__DATA TO PROCESS__.
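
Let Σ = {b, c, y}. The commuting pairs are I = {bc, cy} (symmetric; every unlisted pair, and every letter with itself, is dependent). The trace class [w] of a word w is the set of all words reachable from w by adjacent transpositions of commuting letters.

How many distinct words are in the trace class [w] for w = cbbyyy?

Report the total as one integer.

6

drop 0:c onto floor
drop 1:b onto floor
drop 2:b onto {1:b}
drop 3:y onto {2:b}
drop 4:y onto {3:y}
drop 5:y onto {4:y}
ground layer = {0:c, 1:b}
drop-orders for the pieces not yet dropped (sum over which currently-grounded one goes next):
  1 to go: {0} 1  {5} 1
  2 to go: {0,5} 2  {4,5} 1
  3 to go: {0,4,5} 3  {3,4,5} 1
  4 to go: {0,3,4,5} 4  {2,3,4,5} 1
  if 0:c drops first: 1 orders
  if 1:b drops first: 5 orders
heap linearizations: 6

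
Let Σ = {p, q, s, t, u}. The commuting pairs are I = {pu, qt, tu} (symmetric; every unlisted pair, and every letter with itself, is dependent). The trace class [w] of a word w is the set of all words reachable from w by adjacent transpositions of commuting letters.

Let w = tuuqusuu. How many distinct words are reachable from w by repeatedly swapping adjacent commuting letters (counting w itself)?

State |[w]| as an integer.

0(t) covers ∅
1(u) covers ∅
2(u) covers 1:u
3(q) covers 2:u
4(u) covers 3:q
5(s) covers 0:t, 4:u
6(u) covers 5:s
7(u) covers 6:u
floor of heap: 0:t, 1:u
completions by unplaced set U, small U first (add the entries for U minus each lowest piece of U):
  |U|=1: {7}:1
  |U|=2: {6,7}:1
  |U|=3: {5,6,7}:1
  |U|=4: {0,5,6,7}:1  {4,5,6,7}:1
  |U|=5: {0,4,5,6,7}:2  {3,4,5,6,7}:1
  |U|=6: {0,3,4,5,6,7}:3  {2,3,4,5,6,7}:1
  start at 0(t): 1
  start at 1(u): 4
sum over floor = 5

5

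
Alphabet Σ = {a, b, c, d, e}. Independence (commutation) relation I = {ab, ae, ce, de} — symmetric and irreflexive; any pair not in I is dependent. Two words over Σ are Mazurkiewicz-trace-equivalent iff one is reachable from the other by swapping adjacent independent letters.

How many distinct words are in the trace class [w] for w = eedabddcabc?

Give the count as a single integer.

drop 0:e onto floor
drop 1:e onto {0:e}
drop 2:d onto floor
drop 3:a onto {2:d}
drop 4:b onto {1:e, 2:d}
drop 5:d onto {3:a, 4:b}
drop 6:d onto {5:d}
drop 7:c onto {6:d}
drop 8:a onto {7:c}
drop 9:b onto {7:c}
drop 10:c onto {8:a, 9:b}
ground layer = {0:e, 2:d}
drop-orders for the pieces not yet dropped (sum over which currently-grounded one goes next):
  1 to go: {10} 1
  2 to go: {8,10} 1  {9,10} 1
  3 to go: {8,9,10} 2
  4 to go: {7,8,9,10} 2
  5 to go: {6,7,8,9,10} 2
  6 to go: {5,6,7,8,9,10} 2
  7 to go: {3,5,6,7,8,9,10} 2  {4,5,6,7,8,9,10} 2
  8 to go: {1,4,5,6,7,8,9,10} 2  {3,4,5,6,7,8,9,10} 4
  9 to go: {0,1,4,5,6,7,8,9,10} 2  {1,3,4,5,6,7,8,9,10} 6  {2,3,4,5,6,7,8,9,10} 4
  if 0:e drops first: 10 orders
  if 2:d drops first: 8 orders
heap linearizations: 18

18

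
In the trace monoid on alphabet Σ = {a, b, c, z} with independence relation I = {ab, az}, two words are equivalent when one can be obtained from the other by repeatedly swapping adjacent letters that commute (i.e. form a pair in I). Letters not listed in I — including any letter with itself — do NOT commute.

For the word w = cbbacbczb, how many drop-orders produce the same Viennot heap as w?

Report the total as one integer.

drop 0:c onto floor
drop 1:b onto {0:c}
drop 2:b onto {1:b}
drop 3:a onto {0:c}
drop 4:c onto {2:b, 3:a}
drop 5:b onto {4:c}
drop 6:c onto {5:b}
drop 7:z onto {6:c}
drop 8:b onto {7:z}
ground layer = {0:c}
drop-orders for the pieces not yet dropped (sum over which currently-grounded one goes next):
  1 to go: {8} 1
  2 to go: {7,8} 1
  3 to go: {6,7,8} 1
  4 to go: {5,6,7,8} 1
  5 to go: {4,5,6,7,8} 1
  6 to go: {2,4,5,6,7,8} 1  {3,4,5,6,7,8} 1
  7 to go: {1,2,4,5,6,7,8} 1  {2,3,4,5,6,7,8} 2
  if 0:c drops first: 3 orders

3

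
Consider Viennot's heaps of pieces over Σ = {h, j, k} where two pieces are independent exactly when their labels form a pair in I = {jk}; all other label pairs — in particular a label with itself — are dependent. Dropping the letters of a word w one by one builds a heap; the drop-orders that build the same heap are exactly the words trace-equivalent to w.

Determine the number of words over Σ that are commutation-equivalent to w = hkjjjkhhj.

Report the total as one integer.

piece 0:h — minimal
piece 1:k rests on {0:h}
piece 2:j rests on {0:h}
piece 3:j rests on {2:j}
piece 4:j rests on {3:j}
piece 5:k rests on {1:k}
piece 6:h rests on {4:j, 5:k}
piece 7:h rests on {6:h}
piece 8:j rests on {7:h}
minimal pieces: {0:h}
ways to finish when only these pieces remain (= sum over removing one remaining piece with nothing left below it):
  1 left: {8}→1
  2 left: {7,8}→1
  3 left: {6,7,8}→1
  4 left: {4,6,7,8}→1  {5,6,7,8}→1
  5 left: {1,5,6,7,8}→1  {3,4,6,7,8}→1  {4,5,6,7,8}→2
  6 left: {1,4,5,6,7,8}→3  {2,3,4,6,7,8}→1  {3,4,5,6,7,8}→3
  7 left: {1,3,4,5,6,7,8}→6  {2,3,4,5,6,7,8}→4
  placing 0:h first → 10 extensions

10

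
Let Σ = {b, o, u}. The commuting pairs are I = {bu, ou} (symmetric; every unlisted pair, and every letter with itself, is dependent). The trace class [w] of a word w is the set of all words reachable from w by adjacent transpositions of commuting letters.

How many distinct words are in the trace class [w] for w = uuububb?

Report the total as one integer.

35

#0=u has no predecessor
#1=u depends on [0:u]
#2=u depends on [1:u]
#3=b has no predecessor
#4=u depends on [2:u]
#5=b depends on [3:b]
#6=b depends on [5:b]
sources: [0:u, 3:b]
N(rest) = Σ N(rest − s) over sources s of rest; N(one piece) = 1:
  size 1 → [4]=1  [6]=1
  size 2 → [2,4]=1  [4,6]=2  [5,6]=1
  size 3 → [1,2,4]=1  [2,4,6]=3  [3,5,6]=1  [4,5,6]=3
  size 4 → [0,1,2,4]=1  [1,2,4,6]=4  [2,4,5,6]=6  [3,4,5,6]=4
  size 5 → [0,1,2,4,6]=5  [1,2,4,5,6]=10  [2,3,4,5,6]=10
  first=0(u) contributes 20
  first=3(b) contributes 15
|[w]| = 35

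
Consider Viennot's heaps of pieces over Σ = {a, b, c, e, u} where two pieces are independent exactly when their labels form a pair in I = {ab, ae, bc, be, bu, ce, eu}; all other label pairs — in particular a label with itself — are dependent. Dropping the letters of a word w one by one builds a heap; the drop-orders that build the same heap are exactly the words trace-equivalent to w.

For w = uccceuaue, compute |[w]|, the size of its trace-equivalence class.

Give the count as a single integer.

#0=u has no predecessor
#1=c depends on [0:u]
#2=c depends on [1:c]
#3=c depends on [2:c]
#4=e has no predecessor
#5=u depends on [3:c]
#6=a depends on [5:u]
#7=u depends on [6:a]
#8=e depends on [4:e]
sources: [0:u, 4:e]
N(rest) = Σ N(rest − s) over sources s of rest; N(one piece) = 1:
  size 1 → [7]=1  [8]=1
  size 2 → [4,8]=1  [6,7]=1  [7,8]=2
  size 3 → [4,7,8]=3  [5,6,7]=1  [6,7,8]=3
  size 4 → [3,5,6,7]=1  [4,6,7,8]=6  [5,6,7,8]=4
  size 5 → [2,3,5,6,7]=1  [3,5,6,7,8]=5  [4,5,6,7,8]=10
  size 6 → [1,2,3,5,6,7]=1  [2,3,5,6,7,8]=6  [3,4,5,6,7,8]=15
  size 7 → [0,1,2,3,5,6,7]=1  [1,2,3,5,6,7,8]=7  [2,3,4,5,6,7,8]=21
  first=0(u) contributes 28
  first=4(e) contributes 8
|[w]| = 36

36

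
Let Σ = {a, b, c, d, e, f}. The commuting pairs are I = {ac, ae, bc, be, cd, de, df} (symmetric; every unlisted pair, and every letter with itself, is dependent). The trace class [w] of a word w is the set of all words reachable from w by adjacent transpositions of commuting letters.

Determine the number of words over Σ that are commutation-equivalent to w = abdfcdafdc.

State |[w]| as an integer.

30

0(a) covers ∅
1(b) covers 0:a
2(d) covers 1:b
3(f) covers 1:b
4(c) covers 3:f
5(d) covers 2:d
6(a) covers 3:f, 5:d
7(f) covers 4:c, 6:a
8(d) covers 6:a
9(c) covers 7:f
floor of heap: 0:a
completions by unplaced set U, small U first (add the entries for U minus each lowest piece of U):
  |U|=1: {8}:1  {9}:1
  |U|=2: {7,9}:1  {8,9}:2
  |U|=3: {4,7,9}:1  {7,8,9}:3
  |U|=4: {4,7,8,9}:4  {6,7,8,9}:3
  |U|=5: {4,6,7,8,9}:7  {5,6,7,8,9}:3
  |U|=6: {2,5,6,7,8,9}:3  {3,4,6,7,8,9}:7  {4,5,6,7,8,9}:10
  |U|=7: {2,4,5,6,7,8,9}:13  {3,4,5,6,7,8,9}:17
  |U|=8: {2,3,4,5,6,7,8,9}:30
  start at 0(a): 30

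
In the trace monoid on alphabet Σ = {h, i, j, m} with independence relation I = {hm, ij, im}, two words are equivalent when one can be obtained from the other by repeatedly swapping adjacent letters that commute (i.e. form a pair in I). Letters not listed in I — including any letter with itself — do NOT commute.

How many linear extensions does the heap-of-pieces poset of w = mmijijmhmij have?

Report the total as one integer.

179

#0=m has no predecessor
#1=m depends on [0:m]
#2=i has no predecessor
#3=j depends on [1:m]
#4=i depends on [2:i]
#5=j depends on [3:j]
#6=m depends on [5:j]
#7=h depends on [4:i, 5:j]
#8=m depends on [6:m]
#9=i depends on [7:h]
#10=j depends on [7:h, 8:m]
sources: [0:m, 2:i]
N(rest) = Σ N(rest − s) over sources s of rest; N(one piece) = 1:
  size 1 → [9]=1  [10]=1
  size 2 → [8,10]=1  [9,10]=2
  size 3 → [6,8,10]=1  [7,9,10]=2  [8,9,10]=3
  size 4 → [4,7,9,10]=2  [6,8,9,10]=4  [7,8,9,10]=5
  size 5 → [2,4,7,9,10]=2  [4,7,8,9,10]=7  [6,7,8,9,10]=9
  size 6 → [2,4,7,8,9,10]=9  [4,6,7,8,9,10]=16  [5,6,7,8,9,10]=9
  size 7 → [2,4,6,7,8,9,10]=25  [3,5,6,7,8,9,10]=9  [4,5,6,7,8,9,10]=25
  size 8 → [1,3,5,6,7,8,9,10]=9  [2,4,5,6,7,8,9,10]=50  [3,4,5,6,7,8,9,10]=34
  size 9 → [0,1,3,5,6,7,8,9,10]=9  [1,3,4,5,6,7,8,9,10]=43  [2,3,4,5,6,7,8,9,10]=84
  first=0(m) contributes 127
  first=2(i) contributes 52
|[w]| = 179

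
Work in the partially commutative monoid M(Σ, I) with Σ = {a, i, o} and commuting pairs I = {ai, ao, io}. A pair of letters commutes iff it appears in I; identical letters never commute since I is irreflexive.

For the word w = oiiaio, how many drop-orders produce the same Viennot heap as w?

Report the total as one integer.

piece 0:o — minimal
piece 1:i — minimal
piece 2:i rests on {1:i}
piece 3:a — minimal
piece 4:i rests on {2:i}
piece 5:o rests on {0:o}
minimal pieces: {0:o, 1:i, 3:a}
ways to finish when only these pieces remain (= sum over removing one remaining piece with nothing left below it):
  1 left: {3}→1  {4}→1  {5}→1
  2 left: {0,5}→1  {2,4}→1  {3,4}→2  {3,5}→2  {4,5}→2
  3 left: {0,3,5}→3  {0,4,5}→3  {1,2,4}→1  {2,3,4}→3  {2,4,5}→3  {3,4,5}→6
  4 left: {0,2,4,5}→6  {0,3,4,5}→12  {1,2,3,4}→4  {1,2,4,5}→4  {2,3,4,5}→12
  placing 0:o first → 20 extensions
  placing 1:i first → 30 extensions
  placing 3:a first → 10 extensions
total linear extensions = 60

60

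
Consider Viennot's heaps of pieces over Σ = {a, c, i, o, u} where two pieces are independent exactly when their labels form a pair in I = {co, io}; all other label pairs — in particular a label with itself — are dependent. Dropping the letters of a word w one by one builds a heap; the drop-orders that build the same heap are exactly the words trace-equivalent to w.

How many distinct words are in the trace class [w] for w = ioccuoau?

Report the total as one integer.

4

#0=i has no predecessor
#1=o has no predecessor
#2=c depends on [0:i]
#3=c depends on [2:c]
#4=u depends on [1:o, 3:c]
#5=o depends on [4:u]
#6=a depends on [5:o]
#7=u depends on [6:a]
sources: [0:i, 1:o]
N(rest) = Σ N(rest − s) over sources s of rest; N(one piece) = 1:
  size 1 → [7]=1
  size 2 → [6,7]=1
  size 3 → [5,6,7]=1
  size 4 → [4,5,6,7]=1
  size 5 → [1,4,5,6,7]=1  [3,4,5,6,7]=1
  size 6 → [1,3,4,5,6,7]=2  [2,3,4,5,6,7]=1
  first=0(i) contributes 3
  first=1(o) contributes 1
|[w]| = 4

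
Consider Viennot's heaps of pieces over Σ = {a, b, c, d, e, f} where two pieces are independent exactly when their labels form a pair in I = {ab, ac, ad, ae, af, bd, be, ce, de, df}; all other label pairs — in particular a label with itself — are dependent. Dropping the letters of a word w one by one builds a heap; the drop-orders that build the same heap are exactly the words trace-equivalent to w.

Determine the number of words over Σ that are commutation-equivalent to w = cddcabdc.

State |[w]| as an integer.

#0=c has no predecessor
#1=d depends on [0:c]
#2=d depends on [1:d]
#3=c depends on [2:d]
#4=a has no predecessor
#5=b depends on [3:c]
#6=d depends on [3:c]
#7=c depends on [5:b, 6:d]
sources: [0:c, 4:a]
N(rest) = Σ N(rest − s) over sources s of rest; N(one piece) = 1:
  size 1 → [4]=1  [7]=1
  size 2 → [4,7]=2  [5,7]=1  [6,7]=1
  size 3 → [4,5,7]=3  [4,6,7]=3  [5,6,7]=2
  size 4 → [3,5,6,7]=2  [4,5,6,7]=8
  size 5 → [2,3,5,6,7]=2  [3,4,5,6,7]=10
  size 6 → [1,2,3,5,6,7]=2  [2,3,4,5,6,7]=12
  first=0(c) contributes 14
  first=4(a) contributes 2
|[w]| = 16

16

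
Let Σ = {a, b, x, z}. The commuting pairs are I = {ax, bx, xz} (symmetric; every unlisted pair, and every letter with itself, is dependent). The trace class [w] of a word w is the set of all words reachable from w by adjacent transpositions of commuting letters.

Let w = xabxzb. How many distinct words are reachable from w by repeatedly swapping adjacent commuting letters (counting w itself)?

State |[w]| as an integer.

15

#0=x has no predecessor
#1=a has no predecessor
#2=b depends on [1:a]
#3=x depends on [0:x]
#4=z depends on [2:b]
#5=b depends on [4:z]
sources: [0:x, 1:a]
N(rest) = Σ N(rest − s) over sources s of rest; N(one piece) = 1:
  size 1 → [3]=1  [5]=1
  size 2 → [0,3]=1  [3,5]=2  [4,5]=1
  size 3 → [0,3,5]=3  [2,4,5]=1  [3,4,5]=3
  size 4 → [0,3,4,5]=6  [1,2,4,5]=1  [2,3,4,5]=4
  first=0(x) contributes 5
  first=1(a) contributes 10
|[w]| = 15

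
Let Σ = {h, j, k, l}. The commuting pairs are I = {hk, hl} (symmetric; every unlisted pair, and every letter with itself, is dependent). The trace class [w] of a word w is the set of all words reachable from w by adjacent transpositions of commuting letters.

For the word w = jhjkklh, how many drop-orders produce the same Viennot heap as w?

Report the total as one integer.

4

#0=j has no predecessor
#1=h depends on [0:j]
#2=j depends on [1:h]
#3=k depends on [2:j]
#4=k depends on [3:k]
#5=l depends on [4:k]
#6=h depends on [2:j]
sources: [0:j]
N(rest) = Σ N(rest − s) over sources s of rest; N(one piece) = 1:
  size 1 → [5]=1  [6]=1
  size 2 → [4,5]=1  [5,6]=2
  size 3 → [3,4,5]=1  [4,5,6]=3
  size 4 → [3,4,5,6]=4
  size 5 → [2,3,4,5,6]=4
  first=0(j) contributes 4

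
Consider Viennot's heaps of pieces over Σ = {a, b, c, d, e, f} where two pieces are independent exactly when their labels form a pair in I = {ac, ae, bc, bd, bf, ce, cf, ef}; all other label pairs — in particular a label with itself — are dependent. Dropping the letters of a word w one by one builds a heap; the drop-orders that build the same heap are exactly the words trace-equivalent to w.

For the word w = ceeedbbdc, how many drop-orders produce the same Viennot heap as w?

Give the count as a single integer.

#0=c has no predecessor
#1=e has no predecessor
#2=e depends on [1:e]
#3=e depends on [2:e]
#4=d depends on [0:c, 3:e]
#5=b depends on [3:e]
#6=b depends on [5:b]
#7=d depends on [4:d]
#8=c depends on [7:d]
sources: [0:c, 1:e]
N(rest) = Σ N(rest − s) over sources s of rest; N(one piece) = 1:
  size 1 → [6]=1  [8]=1
  size 2 → [5,6]=1  [6,8]=2  [7,8]=1
  size 3 → [4,7,8]=1  [5,6,8]=3  [6,7,8]=3
  size 4 → [0,4,7,8]=1  [4,6,7,8]=4  [5,6,7,8]=6
  size 5 → [0,4,6,7,8]=5  [4,5,6,7,8]=10
  size 6 → [0,4,5,6,7,8]=15  [3,4,5,6,7,8]=10
  size 7 → [0,3,4,5,6,7,8]=25  [2,3,4,5,6,7,8]=10
  first=0(c) contributes 10
  first=1(e) contributes 35
|[w]| = 45

45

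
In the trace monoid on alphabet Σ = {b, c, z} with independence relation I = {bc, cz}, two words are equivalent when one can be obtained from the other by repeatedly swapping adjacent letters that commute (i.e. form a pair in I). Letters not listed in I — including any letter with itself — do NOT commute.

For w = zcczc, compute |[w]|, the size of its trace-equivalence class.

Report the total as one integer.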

__WORK ITEM__. Where does the string "Determine" appear in the records above? Show every line that holds it.

__FINAL ANSWER__.
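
Determine the number of words over Σ that are commutation-equivalent to w = hkjjjkhhj.
Determine the number of words over Σ that are commutation-equivalent to w = abdfcdafdc.
Determine the number of words over Σ that are commutation-equivalent to w = cddcabdc.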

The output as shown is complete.